**Description of the task:**
After locating the line with "An applicant is", reproduce that line and every one following it exactly, up to the end of the entries.

Saved data entries

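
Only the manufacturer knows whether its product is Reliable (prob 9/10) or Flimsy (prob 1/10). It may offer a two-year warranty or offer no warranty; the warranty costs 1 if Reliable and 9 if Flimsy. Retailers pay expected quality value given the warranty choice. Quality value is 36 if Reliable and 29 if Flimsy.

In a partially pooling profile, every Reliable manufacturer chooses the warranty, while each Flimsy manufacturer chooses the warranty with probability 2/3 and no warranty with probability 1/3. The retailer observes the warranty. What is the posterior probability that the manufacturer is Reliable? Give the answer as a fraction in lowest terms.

P(the warranty) = (9/10)·1 + (1/10)·(2/3) = 29/30.
By Bayes' rule, P(Reliable | the warranty) = (9/10) / (29/30) = 27/29.

27/29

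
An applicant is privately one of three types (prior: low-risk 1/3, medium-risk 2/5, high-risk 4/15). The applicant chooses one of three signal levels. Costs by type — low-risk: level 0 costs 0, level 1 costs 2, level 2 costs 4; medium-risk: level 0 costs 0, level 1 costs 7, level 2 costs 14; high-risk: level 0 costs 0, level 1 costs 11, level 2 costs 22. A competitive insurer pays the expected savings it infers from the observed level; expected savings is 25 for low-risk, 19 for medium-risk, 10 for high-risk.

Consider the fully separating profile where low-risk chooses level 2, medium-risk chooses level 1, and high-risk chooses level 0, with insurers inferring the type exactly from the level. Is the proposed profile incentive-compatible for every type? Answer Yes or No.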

**Expected answer:**
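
An applicant is privately one of three types (prior: low-risk 1/3, medium-risk 2/5, high-risk 4/15). The applicant chooses one of three signal levels. Costs by type — low-risk: level 0 costs 0, level 1 costs 2, level 2 costs 4; medium-risk: level 0 costs 0, level 1 costs 7, level 2 costs 14; high-risk: level 0 costs 0, level 1 costs 11, level 2 costs 22. A competitive insurer pays the expected savings it infers from the observed level; expected savings is 25 for low-risk, 19 for medium-risk, 10 for high-risk.

Consider the fully separating profile where low-risk chooses level 2, medium-risk chooses level 1, and high-risk chooses level 0, with insurers inferring the type exactly from the level. Is the proposed profile incentive-compatible for every type? Answer Yes or No.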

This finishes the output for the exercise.